→ Your objective: The answer must consist of every line in the records that contains the word "sample".

[Material shown]

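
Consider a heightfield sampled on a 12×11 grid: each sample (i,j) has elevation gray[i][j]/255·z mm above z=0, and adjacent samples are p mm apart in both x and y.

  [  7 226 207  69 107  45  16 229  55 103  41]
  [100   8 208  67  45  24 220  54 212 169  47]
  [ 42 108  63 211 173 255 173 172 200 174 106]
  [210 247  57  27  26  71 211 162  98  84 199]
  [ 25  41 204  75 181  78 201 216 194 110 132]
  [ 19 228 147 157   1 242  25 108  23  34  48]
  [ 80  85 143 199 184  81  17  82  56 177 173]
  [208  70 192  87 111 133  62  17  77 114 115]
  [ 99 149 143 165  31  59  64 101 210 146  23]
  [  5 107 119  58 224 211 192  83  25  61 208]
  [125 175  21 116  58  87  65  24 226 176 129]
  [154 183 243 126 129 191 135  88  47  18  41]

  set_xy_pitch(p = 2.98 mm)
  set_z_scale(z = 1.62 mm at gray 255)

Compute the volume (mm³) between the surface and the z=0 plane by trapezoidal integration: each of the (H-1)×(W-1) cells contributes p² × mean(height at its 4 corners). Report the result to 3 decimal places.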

[/Material shown]
[Material shown]

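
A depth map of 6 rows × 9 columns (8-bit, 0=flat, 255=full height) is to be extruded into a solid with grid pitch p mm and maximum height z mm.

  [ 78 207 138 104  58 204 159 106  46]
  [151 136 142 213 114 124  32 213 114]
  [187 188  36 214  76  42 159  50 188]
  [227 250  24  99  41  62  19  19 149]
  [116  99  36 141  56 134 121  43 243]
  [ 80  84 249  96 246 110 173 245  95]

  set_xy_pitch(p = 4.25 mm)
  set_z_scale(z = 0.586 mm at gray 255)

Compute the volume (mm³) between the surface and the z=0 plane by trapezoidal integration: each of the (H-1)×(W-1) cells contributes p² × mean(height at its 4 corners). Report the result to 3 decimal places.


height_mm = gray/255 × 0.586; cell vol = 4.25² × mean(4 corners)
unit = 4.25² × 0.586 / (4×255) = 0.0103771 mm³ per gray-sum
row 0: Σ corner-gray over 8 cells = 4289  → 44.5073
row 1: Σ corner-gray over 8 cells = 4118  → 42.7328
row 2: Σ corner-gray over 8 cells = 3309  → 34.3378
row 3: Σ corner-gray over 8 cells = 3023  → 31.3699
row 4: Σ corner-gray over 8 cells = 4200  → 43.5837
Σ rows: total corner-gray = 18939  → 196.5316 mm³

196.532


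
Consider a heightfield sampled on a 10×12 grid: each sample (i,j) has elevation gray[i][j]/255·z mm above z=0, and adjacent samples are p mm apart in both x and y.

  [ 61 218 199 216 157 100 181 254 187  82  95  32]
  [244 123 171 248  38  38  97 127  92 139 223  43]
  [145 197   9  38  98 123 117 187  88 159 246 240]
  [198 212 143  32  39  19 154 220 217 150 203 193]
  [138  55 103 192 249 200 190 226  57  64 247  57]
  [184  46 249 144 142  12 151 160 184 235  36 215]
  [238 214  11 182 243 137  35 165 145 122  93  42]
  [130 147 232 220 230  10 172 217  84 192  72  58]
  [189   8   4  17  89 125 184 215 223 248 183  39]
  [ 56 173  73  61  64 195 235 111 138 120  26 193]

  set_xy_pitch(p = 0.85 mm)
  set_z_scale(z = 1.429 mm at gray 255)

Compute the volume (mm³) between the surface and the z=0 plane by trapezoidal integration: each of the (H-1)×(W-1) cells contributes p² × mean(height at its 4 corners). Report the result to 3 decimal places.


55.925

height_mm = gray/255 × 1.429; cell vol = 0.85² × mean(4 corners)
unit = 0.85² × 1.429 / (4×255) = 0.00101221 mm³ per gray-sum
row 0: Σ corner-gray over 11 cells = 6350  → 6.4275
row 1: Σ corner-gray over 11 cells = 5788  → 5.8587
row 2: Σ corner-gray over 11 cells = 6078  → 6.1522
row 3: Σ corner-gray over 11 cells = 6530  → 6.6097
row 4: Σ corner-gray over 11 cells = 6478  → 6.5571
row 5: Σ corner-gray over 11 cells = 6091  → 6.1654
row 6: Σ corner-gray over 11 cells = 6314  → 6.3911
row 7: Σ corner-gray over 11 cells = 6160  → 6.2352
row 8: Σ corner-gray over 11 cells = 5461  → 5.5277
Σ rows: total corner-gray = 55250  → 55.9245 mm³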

[/Material shown]

→ Answer area:
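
Consider a heightfield sampled on a 12×11 grid: each sample (i,j) has elevation gray[i][j]/255·z mm above z=0, and adjacent samples are p mm apart in both x and y.
Consider a heightfield sampled on a 10×12 grid: each sample (i,j) has elevation gray[i][j]/255·z mm above z=0, and adjacent samples are p mm apart in both x and y.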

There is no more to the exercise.